[Items listed in a dataset]
--------------------------------

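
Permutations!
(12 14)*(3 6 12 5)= (3 6 12 14 5)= [0, 1, 2, 6, 4, 3, 12, 7, 8, 9, 10, 11, 14, 13, 5]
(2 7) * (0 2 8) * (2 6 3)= (0 6 3 2 7 8)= [6, 1, 7, 2, 4, 5, 3, 8, 0]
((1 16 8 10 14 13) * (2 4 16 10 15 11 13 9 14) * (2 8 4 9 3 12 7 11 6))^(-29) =(1 7 14 6 10 11 3 2 8 13 12 9 15)(4 16)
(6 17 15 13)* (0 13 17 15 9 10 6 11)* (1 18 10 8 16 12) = [13, 18, 2, 3, 4, 5, 15, 7, 16, 8, 6, 0, 1, 11, 14, 17, 12, 9, 10] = (0 13 11)(1 18 10 6 15 17 9 8 16 12)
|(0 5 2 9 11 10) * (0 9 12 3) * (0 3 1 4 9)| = |(0 5 2 12 1 4 9 11 10)| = 9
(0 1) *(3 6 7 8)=(0 1)(3 6 7 8)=[1, 0, 2, 6, 4, 5, 7, 8, 3]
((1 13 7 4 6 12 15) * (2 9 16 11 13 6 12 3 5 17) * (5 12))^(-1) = ((1 6 3 12 15)(2 9 16 11 13 7 4 5 17))^(-1) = (1 15 12 3 6)(2 17 5 4 7 13 11 16 9)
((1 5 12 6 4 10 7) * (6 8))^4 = ((1 5 12 8 6 4 10 7))^4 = (1 6)(4 5)(7 8)(10 12)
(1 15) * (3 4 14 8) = (1 15)(3 4 14 8) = [0, 15, 2, 4, 14, 5, 6, 7, 3, 9, 10, 11, 12, 13, 8, 1]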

--------------------------------

◆ Work to complete: Repeat every record, keeping each line exactly as it is.

◆ Solution below:
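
Permutations!
(12 14)*(3 6 12 5)= (3 6 12 14 5)= [0, 1, 2, 6, 4, 3, 12, 7, 8, 9, 10, 11, 14, 13, 5]
(2 7) * (0 2 8) * (2 6 3)= (0 6 3 2 7 8)= [6, 1, 7, 2, 4, 5, 3, 8, 0]
((1 16 8 10 14 13) * (2 4 16 10 15 11 13 9 14) * (2 8 4 9 3 12 7 11 6))^(-29) =(1 7 14 6 10 11 3 2 8 13 12 9 15)(4 16)
(6 17 15 13)* (0 13 17 15 9 10 6 11)* (1 18 10 8 16 12) = [13, 18, 2, 3, 4, 5, 15, 7, 16, 8, 6, 0, 1, 11, 14, 17, 12, 9, 10] = (0 13 11)(1 18 10 6 15 17 9 8 16 12)
|(0 5 2 9 11 10) * (0 9 12 3) * (0 3 1 4 9)| = |(0 5 2 12 1 4 9 11 10)| = 9
(0 1) *(3 6 7 8)=(0 1)(3 6 7 8)=[1, 0, 2, 6, 4, 5, 7, 8, 3]
((1 13 7 4 6 12 15) * (2 9 16 11 13 6 12 3 5 17) * (5 12))^(-1) = ((1 6 3 12 15)(2 9 16 11 13 7 4 5 17))^(-1) = (1 15 12 3 6)(2 17 5 4 7 13 11 16 9)
((1 5 12 6 4 10 7) * (6 8))^4 = ((1 5 12 8 6 4 10 7))^4 = (1 6)(4 5)(7 8)(10 12)
(1 15) * (3 4 14 8) = (1 15)(3 4 14 8) = [0, 15, 2, 4, 14, 5, 6, 7, 3, 9, 10, 11, 12, 13, 8, 1]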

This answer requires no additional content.